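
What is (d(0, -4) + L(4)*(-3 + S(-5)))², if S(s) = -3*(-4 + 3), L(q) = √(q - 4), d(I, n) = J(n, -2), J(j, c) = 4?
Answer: 16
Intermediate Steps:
d(I, n) = 4
L(q) = √(-4 + q)
S(s) = 3 (S(s) = -3*(-1) = 3)
(d(0, -4) + L(4)*(-3 + S(-5)))² = (4 + √(-4 + 4)*(-3 + 3))² = (4 + √0*0)² = (4 + 0*0)² = (4 + 0)² = 4² = 16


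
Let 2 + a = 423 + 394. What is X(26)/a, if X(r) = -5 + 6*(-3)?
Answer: -23/815 ≈ -0.028221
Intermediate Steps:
a = 815 (a = -2 + (423 + 394) = -2 + 817 = 815)
X(r) = -23 (X(r) = -5 - 18 = -23)
X(26)/a = -23/815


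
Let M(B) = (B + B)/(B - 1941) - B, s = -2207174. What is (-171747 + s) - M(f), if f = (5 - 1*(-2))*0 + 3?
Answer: -768390513/323 ≈ -2.3789e+6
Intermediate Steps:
f = 3 (f = (5 + 2)*0 + 3 = 7*0 + 3 = 0 + 3 = 3)
M(B) = -B + 2*B/(-1941 + B) (M(B) = (2*B)/(-1941 + B) - B = 2*B/(-1941 + B) - B = -B + 2*B/(-1941 + B))
(-171747 + s) - M(f) = (-171747 - 2207174) - 3*(1943 - 1*3)/(-1941 + 3) = -2378921 - 3*(1943 - 3)/(-1938) = -2378921 - 3*(-1)*1940/1938 = -2378921 - 1*(-970/323) = -2378921 + 970/323 = -768390513/323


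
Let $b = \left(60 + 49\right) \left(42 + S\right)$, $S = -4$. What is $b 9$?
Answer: $37278$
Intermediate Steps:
$b = 4142$ ($b = \left(60 + 49\right) \left(42 - 4\right) = 109 \cdot 38 = 4142$)
$b 9 = 4142 \cdot 9 = 37278$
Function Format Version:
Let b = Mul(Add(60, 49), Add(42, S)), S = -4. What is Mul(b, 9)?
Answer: 37278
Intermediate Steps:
b = 4142 (b = Mul(Add(60, 49), Add(42, -4)) = Mul(109, 38) = 4142)
Mul(b, 9) = Mul(4142, 9) = 37278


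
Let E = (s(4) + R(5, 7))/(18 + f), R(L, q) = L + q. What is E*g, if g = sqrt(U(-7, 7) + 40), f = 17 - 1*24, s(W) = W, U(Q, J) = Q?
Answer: 16*sqrt(33)/11 ≈ 8.3557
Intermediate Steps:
f = -7 (f = 17 - 24 = -7)
g = sqrt(33) (g = sqrt(-7 + 40) = sqrt(33) ≈ 5.7446)
E = 16/11 (E = (4 + (5 + 7))/(18 - 7) = (4 + 12)/11 = 16*(1/11) = 16/11 ≈ 1.4545)
E*g = 16*sqrt(33)/11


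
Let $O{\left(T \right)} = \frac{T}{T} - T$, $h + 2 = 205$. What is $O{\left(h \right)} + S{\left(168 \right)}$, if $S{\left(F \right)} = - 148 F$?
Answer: $-25066$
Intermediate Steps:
$h = 203$ ($h = -2 + 205 = 203$)
$O{\left(T \right)} = 1 - T$
$O{\left(h \right)} + S{\left(168 \right)} = \left(1 - 203\right) - 24864 = -202 - 24864 = -25066$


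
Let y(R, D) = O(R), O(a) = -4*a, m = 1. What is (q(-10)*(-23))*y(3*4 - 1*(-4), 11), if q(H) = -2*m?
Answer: -2944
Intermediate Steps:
y(R, D) = -4*R
q(H) = -2 (q(H) = -2*1 = -2)
(q(-10)*(-23))*y(3*4 - 1*(-4), 11) = (-2*(-23))*(-4*(3*4 - 1*(-4))) = 46*(-4*(12 + 4)) = 46*(-4*16) = 46*(-64) = -2944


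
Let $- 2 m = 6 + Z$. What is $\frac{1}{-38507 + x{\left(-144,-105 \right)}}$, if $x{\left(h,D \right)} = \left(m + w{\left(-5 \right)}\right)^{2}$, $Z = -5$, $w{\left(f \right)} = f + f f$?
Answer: $- \frac{4}{152507} \approx -2.6228 \cdot 10^{-5}$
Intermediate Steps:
$w{\left(f \right)} = f + f^{2}$
$m = - \frac{1}{2}$ ($m = - \frac{6 - 5}{2} = \left(- \frac{1}{2}\right) 1 = - \frac{1}{2} \approx -0.5$)
$x{\left(h,D \right)} = \frac{1521}{4}$ ($x{\left(h,D \right)} = \left(- \frac{1}{2} - 5 \left(1 - 5\right)\right)^{2} = \left(- \frac{1}{2} - -20\right)^{2} = \left(- \frac{1}{2} + 20\right)^{2} = \left(\frac{39}{2}\right)^{2} = \frac{1521}{4}$)
$\frac{1}{-38507 + x{\left(-144,-105 \right)}} = \frac{1}{-38507 + \frac{1521}{4}} = \frac{1}{- \frac{152507}{4}} = - \frac{4}{152507}$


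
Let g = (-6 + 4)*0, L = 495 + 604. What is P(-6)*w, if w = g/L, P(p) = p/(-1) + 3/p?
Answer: 0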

(Task) Whenever the word "Answer" shows up in a line of the entries, copy that line.

(Solution for this exercise)
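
Answer: 16
Answer: -23/815 ≈ -0.028221
Answer: -768390513/323 ≈ -2.3789e+6
Answer: $37278$
Answer: 37278
Answer: 16*sqrt(33)/11 ≈ 8.3557
Answer: $-25066$
Answer: -2944
Answer: $- \frac{4}{152507} \approx -2.6228 \cdot 10^{-5}$
Answer: 0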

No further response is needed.